§ **Collected data entries**
* * * *
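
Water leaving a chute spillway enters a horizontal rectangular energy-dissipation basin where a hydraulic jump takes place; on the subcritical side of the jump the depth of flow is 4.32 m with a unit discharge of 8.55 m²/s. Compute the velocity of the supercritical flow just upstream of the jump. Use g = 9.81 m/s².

V₂ = q/y₂ = 8.55/4.32 = 1.98 m/s; Fr₂ = V₂/√(g·y₂) = 0.304.
From the momentum equation (using Fr₂), y₁/y₂ = ½[√(1 + 8Fr₂²) − 1] = ½[√1.739 − 1] = 0.159.
y₁ = 0.159 × 4.32 = 0.689 m.
V₁ = q/y₁ = 8.55/0.689 = 12.4 m/s.

V₁ = 12.4 m/s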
* * * *
§ **Problem**
Retype the entries shown above. Keep every word exactly as it is.

§ **Task solution**
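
Water leaving a chute spillway enters a horizontal rectangular energy-dissipation basin where a hydraulic jump takes place; on the subcritical side of the jump the depth of flow is 4.32 m with a unit discharge of 8.55 m²/s. Compute the velocity of the supercritical flow just upstream of the jump. Use g = 9.81 m/s².

V₂ = q/y₂ = 8.55/4.32 = 1.98 m/s; Fr₂ = V₂/√(g·y₂) = 0.304.
From the momentum equation (using Fr₂), y₁/y₂ = ½[√(1 + 8Fr₂²) − 1] = ½[√1.739 − 1] = 0.159.
y₁ = 0.159 × 4.32 = 0.689 m.
V₁ = q/y₁ = 8.55/0.689 = 12.4 m/s.

V₁ = 12.4 m/s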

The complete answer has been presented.